» REQUIREMENT
Go through the records below and restate each one word for word.

» MATERIAL SUPPLIED
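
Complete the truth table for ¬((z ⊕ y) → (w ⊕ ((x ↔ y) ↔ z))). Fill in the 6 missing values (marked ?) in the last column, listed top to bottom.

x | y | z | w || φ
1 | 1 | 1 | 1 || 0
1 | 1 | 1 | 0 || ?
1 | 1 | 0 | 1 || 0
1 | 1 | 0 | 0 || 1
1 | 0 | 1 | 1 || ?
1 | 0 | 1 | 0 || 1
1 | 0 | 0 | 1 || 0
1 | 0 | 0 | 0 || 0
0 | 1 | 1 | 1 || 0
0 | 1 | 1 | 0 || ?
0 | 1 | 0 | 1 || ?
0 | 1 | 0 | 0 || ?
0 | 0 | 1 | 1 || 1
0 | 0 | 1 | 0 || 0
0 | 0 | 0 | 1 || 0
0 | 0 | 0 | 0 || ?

0, 0, 0, 1, 0, 0

Row x=1, y=1, z=1, w=0: (z ⊕ y) = 0, (w ⊕ ((x ↔ y) ↔ z)) = 1, ((z ⊕ y) → (w ⊕ ((x ↔ y) ↔ z))) = 1, so the formula = 0.
Row x=1, y=0, z=1, w=1: (z ⊕ y) = 1, (w ⊕ ((x ↔ y) ↔ z)) = 1, ((z ⊕ y) → (w ⊕ ((x ↔ y) ↔ z))) = 1, so the formula = 0.
Row x=0, y=1, z=1, w=0: (z ⊕ y) = 0, (w ⊕ ((x ↔ y) ↔ z)) = 0, ((z ⊕ y) → (w ⊕ ((x ↔ y) ↔ z))) = 1, so the formula = 0.
Row x=0, y=1, z=0, w=1: (z ⊕ y) = 1, (w ⊕ ((x ↔ y) ↔ z)) = 0, ((z ⊕ y) → (w ⊕ ((x ↔ y) ↔ z))) = 0, so the formula = 1.
Row x=0, y=1, z=0, w=0: (z ⊕ y) = 1, (w ⊕ ((x ↔ y) ↔ z)) = 1, ((z ⊕ y) → (w ⊕ ((x ↔ y) ↔ z))) = 1, so the formula = 0.
Row x=0, y=0, z=0, w=0: (z ⊕ y) = 0, (w ⊕ ((x ↔ y) ↔ z)) = 0, ((z ⊕ y) → (w ⊕ ((x ↔ y) ↔ z))) = 1, so the formula = 0.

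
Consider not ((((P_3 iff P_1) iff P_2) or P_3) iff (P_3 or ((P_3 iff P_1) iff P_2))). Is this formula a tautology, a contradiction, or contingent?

contradiction

P_1 | P_2 | P_3 | (P_3 iff P_1) | ((P_3 iff P_1) iff P_2) | φ
--- | --- | --- | ------------- | ----------------------- | -
 F  |  F  |  F  |       T       |            F            | F
 F  |  F  |  T  |       F       |            T            | F
 F  |  T  |  F  |       T       |            T            | F
 F  |  T  |  T  |       F       |            F            | F
 T  |  F  |  F  |       F       |            T            | F
 T  |  F  |  T  |       T       |            F            | F
 T  |  T  |  F  |       F       |            F            | F
 T  |  T  |  T  |       T       |            T            | F
Every row is F, so the formula is a contradiction.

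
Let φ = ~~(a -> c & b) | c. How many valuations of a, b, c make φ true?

a  b  c     (c & b)  (a -> (c & b))  ~(a -> (c & b))  ~~(a -> (c & b))  (~~(a -> (c & b)) | c)
0  0  0        0           1                0                1                    1           
0  0  1        0           1                0                1                    1           
0  1  0        0           1                0                1                    1           
0  1  1        1           1                0                1                    1           
1  0  0        0           0                1                0                    0           
1  0  1        0           0                1                0                    1           
1  1  0        0           0                1                0                    0           
1  1  1        1           1                0                1                    1           
The formula is true on 6 of the 8 rows.

6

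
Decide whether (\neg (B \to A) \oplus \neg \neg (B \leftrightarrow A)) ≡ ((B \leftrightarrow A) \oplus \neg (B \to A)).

A | B || φ | ψ
F | F || T | T
F | T || T | T
T | F || F | F
T | T || T | T
The columns for φ and ψ agree on every row, so they are logically equivalent.

equivalent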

» RESPONSE
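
Complete the truth table for ¬((z ⊕ y) → (w ⊕ ((x ↔ y) ↔ z))). Fill in the 6 missing values (marked ?) in the last column, listed top to bottom.

x | y | z | w || φ
1 | 1 | 1 | 1 || 0
1 | 1 | 1 | 0 || ?
1 | 1 | 0 | 1 || 0
1 | 1 | 0 | 0 || 1
1 | 0 | 1 | 1 || ?
1 | 0 | 1 | 0 || 1
1 | 0 | 0 | 1 || 0
1 | 0 | 0 | 0 || 0
0 | 1 | 1 | 1 || 0
0 | 1 | 1 | 0 || ?
0 | 1 | 0 | 1 || ?
0 | 1 | 0 | 0 || ?
0 | 0 | 1 | 1 || 1
0 | 0 | 1 | 0 || 0
0 | 0 | 0 | 1 || 0
0 | 0 | 0 | 0 || ?

0, 0, 0, 1, 0, 0

Row x=1, y=1, z=1, w=0: (z ⊕ y) = 0, (w ⊕ ((x ↔ y) ↔ z)) = 1, ((z ⊕ y) → (w ⊕ ((x ↔ y) ↔ z))) = 1, so the formula = 0.
Row x=1, y=0, z=1, w=1: (z ⊕ y) = 1, (w ⊕ ((x ↔ y) ↔ z)) = 1, ((z ⊕ y) → (w ⊕ ((x ↔ y) ↔ z))) = 1, so the formula = 0.
Row x=0, y=1, z=1, w=0: (z ⊕ y) = 0, (w ⊕ ((x ↔ y) ↔ z)) = 0, ((z ⊕ y) → (w ⊕ ((x ↔ y) ↔ z))) = 1, so the formula = 0.
Row x=0, y=1, z=0, w=1: (z ⊕ y) = 1, (w ⊕ ((x ↔ y) ↔ z)) = 0, ((z ⊕ y) → (w ⊕ ((x ↔ y) ↔ z))) = 0, so the formula = 1.
Row x=0, y=1, z=0, w=0: (z ⊕ y) = 1, (w ⊕ ((x ↔ y) ↔ z)) = 1, ((z ⊕ y) → (w ⊕ ((x ↔ y) ↔ z))) = 1, so the formula = 0.
Row x=0, y=0, z=0, w=0: (z ⊕ y) = 0, (w ⊕ ((x ↔ y) ↔ z)) = 0, ((z ⊕ y) → (w ⊕ ((x ↔ y) ↔ z))) = 1, so the formula = 0.

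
Consider not ((((P_3 iff P_1) iff P_2) or P_3) iff (P_3 or ((P_3 iff P_1) iff P_2))). Is this formula a tautology, a contradiction, or contingent?

contradiction

P_1 | P_2 | P_3 | (P_3 iff P_1) | ((P_3 iff P_1) iff P_2) | φ
--- | --- | --- | ------------- | ----------------------- | -
 F  |  F  |  F  |       T       |            F            | F
 F  |  F  |  T  |       F       |            T            | F
 F  |  T  |  F  |       T       |            T            | F
 F  |  T  |  T  |       F       |            F            | F
 T  |  F  |  F  |       F       |            T            | F
 T  |  F  |  T  |       T       |            F            | F
 T  |  T  |  F  |       F       |            F            | F
 T  |  T  |  T  |       T       |            T            | F
Every row is F, so the formula is a contradiction.

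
Let φ = ~~(a -> c & b) | c. How many valuations of a, b, c make φ true?

a  b  c     (c & b)  (a -> (c & b))  ~(a -> (c & b))  ~~(a -> (c & b))  (~~(a -> (c & b)) | c)
0  0  0        0           1                0                1                    1           
0  0  1        0           1                0                1                    1           
0  1  0        0           1                0                1                    1           
0  1  1        1           1                0                1                    1           
1  0  0        0           0                1                0                    0           
1  0  1        0           0                1                0                    1           
1  1  0        0           0                1                0                    0           
1  1  1        1           1                0                1                    1           
The formula is true on 6 of the 8 rows.

6

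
Decide whether (\neg (B \to A) \oplus \neg \neg (B \leftrightarrow A)) ≡ ((B \leftrightarrow A) \oplus \neg (B \to A)).

A | B || φ | ψ
F | F || T | T
F | T || T | T
T | F || F | F
T | T || T | T
The columns for φ and ψ agree on every row, so they are logically equivalent.

equivalent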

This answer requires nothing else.